Return a copy of each line in the listing that includes the word "with".

**AVAILABLE DATA**

────────

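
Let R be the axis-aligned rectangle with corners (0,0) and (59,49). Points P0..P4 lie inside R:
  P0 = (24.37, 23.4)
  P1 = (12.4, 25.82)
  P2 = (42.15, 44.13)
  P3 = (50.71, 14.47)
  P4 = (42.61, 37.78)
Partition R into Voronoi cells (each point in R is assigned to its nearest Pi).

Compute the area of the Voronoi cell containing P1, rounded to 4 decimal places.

Area of P1's cell: 886.4225

1. box [0,59]×[0,49]: [(0, 0) (59, 0) (59, 49) (0, 49)]
2. ⊥bis P1·P0 via (18.385,24.61): [(0, 0) (13.4095, 0) (23.316, 49) (0, 49)]  |A|=899.7753
3. ⊥bis P1·P2 via (27.275,34.975): [(0, 0) (13.4095, 0) (22.1606, 43.2849) (18.6431, 49) (0, 49)]  |A|=886.4225
4. ⊥bis P1·P3 via (31.555,20.145): [(0, 0) (13.4095, 0) (22.1606, 43.2849) (18.6431, 49) (0, 49)]  |A|=886.4225
5. ⊥bis P1·P4 via (27.505,31.8): [(0, 0) (13.4095, 0) (22.1606, 43.2849) (18.6431, 49) (0, 49)]  |A|=886.4225
6. canonical 5-gon: [(0, 0) (13.4095, 0) (22.1606, 43.2849) (18.6431, 49) (0, 49)]
7. shoelace: 886.4225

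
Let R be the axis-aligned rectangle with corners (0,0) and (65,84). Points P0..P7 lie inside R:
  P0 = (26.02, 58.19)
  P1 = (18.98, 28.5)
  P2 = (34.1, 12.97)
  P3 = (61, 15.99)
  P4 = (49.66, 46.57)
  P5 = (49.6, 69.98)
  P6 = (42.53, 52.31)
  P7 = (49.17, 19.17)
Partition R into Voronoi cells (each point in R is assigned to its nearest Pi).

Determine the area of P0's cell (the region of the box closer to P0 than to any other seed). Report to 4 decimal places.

Area of P0's cell: 1299.4585

1. box [0,65]×[0,84]: [(0, 0) (65, 0) (65, 84) (0, 84)]
2. ⊥bis P0·P1 via (22.5,43.345): [(0, 48.6801) (65, 33.2675) (65, 84) (0, 84)]  |A|=2796.701
3. ⊥bis P0·P2 via (30.06,35.58): [(0, 48.6801) (44.4237, 38.1465) (65, 41.8231) (65, 84) (0, 84)]  |A|=2708.6794
4. ⊥bis P0·P3 via (43.51,37.09): [(0, 48.6801) (44.4237, 38.1465) (44.8838, 38.2287) (65, 54.9033) (65, 84) (0, 84)]  |A|=2577.118
5. ⊥bis P0·P4 via (37.84,52.38): [(0, 48.6801) (32.2612, 41.0304) (53.3825, 84) (0, 84)]  |A|=1716.6423
6. ⊥bis P0·P5 via (37.81,64.085): [(0, 48.6801) (32.2612, 41.0304) (40.7264, 58.2522) (27.8525, 84) (0, 84)]  |A|=1387.9716
7. ⊥bis P0·P6 via (34.275,55.25): [(0, 48.6801) (29.4483, 41.6974) (37.5831, 64.5387) (27.8525, 84) (0, 84)]  |A|=1299.4585
8. ⊥bis P0·P7 via (37.595,38.68): [(0, 48.6801) (29.4483, 41.6974) (37.5831, 64.5387) (27.8525, 84) (0, 84)]  |A|=1299.4585
9. canonical 5-gon: [(0, 48.6801) (29.4483, 41.6974) (37.5831, 64.5387) (27.8525, 84) (0, 84)]
10. shoelace: 1299.4585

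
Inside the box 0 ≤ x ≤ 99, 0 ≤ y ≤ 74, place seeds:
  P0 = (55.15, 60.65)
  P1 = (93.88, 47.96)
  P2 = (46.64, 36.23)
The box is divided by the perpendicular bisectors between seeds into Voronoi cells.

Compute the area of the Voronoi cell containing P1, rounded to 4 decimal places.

1. box [0,99]×[0,74]: [(0, 0) (99, 0) (99, 74) (0, 74)]
2. ⊥bis P1·P0 via (74.515,54.305): [(56.7218, 0) (99, 0) (99, 74) (80.9681, 74)]  |A|=2231.4726
3. ⊥bis P1·P2 via (70.26,42.095): [(70.3697, 41.6534) (80.7125, 0) (99, 0) (99, 74) (80.9681, 74)]  |A|=1731.8266
4. canonical 5-gon: [(70.3697, 41.6534) (80.7125, 0) (99, 0) (99, 74) (80.9681, 74)]
5. shoelace: 1731.8266

Area of P1's cell: 1731.8266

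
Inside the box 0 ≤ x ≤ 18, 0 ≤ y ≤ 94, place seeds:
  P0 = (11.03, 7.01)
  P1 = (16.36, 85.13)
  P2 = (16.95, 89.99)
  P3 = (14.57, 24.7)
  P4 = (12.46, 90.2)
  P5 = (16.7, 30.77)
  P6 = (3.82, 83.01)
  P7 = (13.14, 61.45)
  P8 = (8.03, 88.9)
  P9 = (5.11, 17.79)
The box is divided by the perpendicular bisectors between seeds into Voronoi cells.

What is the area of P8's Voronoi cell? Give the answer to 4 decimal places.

1. box [0,18]×[0,94]: [(0, 0) (18, 0) (18, 94) (0, 94)]
2. ⊥bis P8·P0 via (9.53,47.955): [(0, 47.6059) (18, 48.2653) (18, 94) (0, 94)]  |A|=829.1595
3. ⊥bis P8·P1 via (12.195,87.015): [(0, 60.0695) (15.3563, 94) (0, 94)]  |A|=260.5227
4. ⊥bis P8·P2 via (12.49,89.445): [(0, 60.0695) (12.6611, 88.0449) (11.9334, 94) (0, 94)]  |A|=250.3308
5. ⊥bis P8·P3 via (11.3,56.8): [(0, 60.0695) (12.6611, 88.0449) (11.9334, 94) (0, 94)]  |A|=250.3308
6. ⊥bis P8·P4 via (10.245,89.55): [(0, 60.0695) (11.4633, 85.3983) (8.9391, 94) (0, 94)]  |A|=232.9236
7. ⊥bis P8·P5 via (12.365,59.835): [(0, 60.0695) (11.4633, 85.3983) (8.9391, 94) (0, 94)]  |A|=232.9236
8. ⊥bis P8·P6 via (5.925,85.955): [(0, 90.19) (10.3, 82.8279) (11.4633, 85.3983) (8.9391, 94) (0, 94)]  |A|=77.8034
9. ⊥bis P8·P7 via (10.585,75.175): [(0, 90.19) (10.3, 82.8279) (11.4633, 85.3983) (8.9391, 94) (0, 94)]  |A|=77.8034
10. ⊥bis P8·P9 via (6.57,53.345): [(0, 90.19) (10.3, 82.8279) (11.4633, 85.3983) (8.9391, 94) (0, 94)]  |A|=77.8034
11. canonical 5-gon: [(0, 90.19) (10.3, 82.8279) (11.4633, 85.3983) (8.9391, 94) (0, 94)]
12. shoelace: 77.8034

Area of P8's cell: 77.8034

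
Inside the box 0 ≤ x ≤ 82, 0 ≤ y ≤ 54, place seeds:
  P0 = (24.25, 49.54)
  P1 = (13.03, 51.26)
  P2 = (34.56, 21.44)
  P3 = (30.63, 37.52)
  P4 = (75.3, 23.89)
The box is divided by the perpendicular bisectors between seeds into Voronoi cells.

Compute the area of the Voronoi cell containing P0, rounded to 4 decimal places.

Area of P0's cell: 226.0714

1. box [0,82]×[0,54]: [(0, 0) (82, 0) (82, 54) (0, 54)]
2. ⊥bis P0·P1 via (18.64,50.4): [(10.9138, 0) (82, 0) (82, 54) (19.1919, 54)]  |A|=3615.147
3. ⊥bis P0·P2 via (29.405,35.49): [(15.5765, 30.4163) (79.8542, 54) (19.1919, 54)]  |A|=715.3212
4. ⊥bis P0·P3 via (27.44,43.53): [(16.7141, 37.8369) (47.1656, 54) (19.1919, 54)]  |A|=226.0714
5. ⊥bis P0·P4 via (49.775,36.715): [(16.7141, 37.8369) (47.1656, 54) (19.1919, 54)]  |A|=226.0714
6. canonical 3-gon: [(16.7141, 37.8369) (47.1656, 54) (19.1919, 54)]
7. shoelace: 226.0714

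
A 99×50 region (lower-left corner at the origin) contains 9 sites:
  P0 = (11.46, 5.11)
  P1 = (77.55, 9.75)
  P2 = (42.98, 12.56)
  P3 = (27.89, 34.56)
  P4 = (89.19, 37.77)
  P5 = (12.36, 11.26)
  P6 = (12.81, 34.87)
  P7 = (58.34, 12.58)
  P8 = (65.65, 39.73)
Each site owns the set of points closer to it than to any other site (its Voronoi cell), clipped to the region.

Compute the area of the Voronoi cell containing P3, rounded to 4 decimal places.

1. box [0,99]×[0,50]: [(0, 0) (99, 0) (99, 50) (0, 50)]
2. ⊥bis P3·P0 via (19.675,19.835): [(0, 30.8116) (55.2283, 0) (99, 0) (99, 50) (0, 50)]  |A|=4099.1644
3. ⊥bis P3·P1 via (52.72,22.155): [(0, 30.8116) (44.6108, 5.9235) (66.6313, 50) (0, 50)]  |A|=1896.4432
4. ⊥bis P3·P2 via (35.435,23.56): [(0, 30.8116) (25.3712, 16.6571) (62.799, 42.3292) (66.6313, 50) (0, 50)]  |A|=1448.6144
5. ⊥bis P3·P4 via (58.54,36.165): [(0, 30.8116) (25.3712, 16.6571) (58.3761, 39.2955) (57.8155, 50) (0, 50)]  |A|=1390.2796
6. ⊥bis P3·P5 via (20.125,22.91): [(0, 36.3238) (27.4091, 18.055) (58.3761, 39.2955) (57.8155, 50) (0, 50)]  |A|=1282.582
7. ⊥bis P3·P6 via (20.35,34.715): [(20.1076, 22.9216) (27.4091, 18.055) (58.3761, 39.2955) (57.8155, 50) (20.6642, 50)]  |A|=865.3076
8. ⊥bis P3·P7 via (43.115,23.57): [(20.1076, 22.9216) (27.4091, 18.055) (50.6321, 33.9838) (58.1116, 44.3456) (57.8155, 50) (20.6642, 50)]  |A|=845.0515
9. ⊥bis P3·P8 via (46.77,37.145): [(20.1076, 22.9216) (27.4091, 18.055) (47.4972, 31.8336) (45.0099, 50) (20.6642, 50)]  |A|=688.674
10. canonical 5-gon: [(20.1076, 22.9216) (27.4091, 18.055) (47.4972, 31.8336) (45.0099, 50) (20.6642, 50)]
11. shoelace: 688.674

Area of P3's cell: 688.6740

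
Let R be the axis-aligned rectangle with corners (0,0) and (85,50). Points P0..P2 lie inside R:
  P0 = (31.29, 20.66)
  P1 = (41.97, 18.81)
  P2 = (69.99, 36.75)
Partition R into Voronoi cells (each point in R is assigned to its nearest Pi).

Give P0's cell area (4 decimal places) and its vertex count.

Area of P0's cell: 1877.0941 (5 vertices)

1. box [0,85]×[0,50]: [(0, 0) (85, 0) (85, 50) (0, 50)]
2. ⊥bis P0·P1 via (36.63,19.735): [(0, 0) (33.2115, 0) (41.8725, 50) (0, 50)]  |A|=1877.1004
3. ⊥bis P0·P2 via (50.64,28.705): [(0, 0) (33.2115, 0) (41.8472, 49.8537) (41.7863, 50) (0, 50)]  |A|=1877.0941
4. canonical 5-gon: [(0, 0) (33.2115, 0) (41.8472, 49.8537) (41.7863, 50) (0, 50)]
5. shoelace: 1877.0941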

────────

**TASK OUTPUT**
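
Let R be the axis-aligned rectangle with corners (0,0) and (59,49). Points P0..P4 lie inside R:
Let R be the axis-aligned rectangle with corners (0,0) and (65,84). Points P0..P7 lie inside R:
Let R be the axis-aligned rectangle with corners (0,0) and (85,50). Points P0..P2 lie inside R: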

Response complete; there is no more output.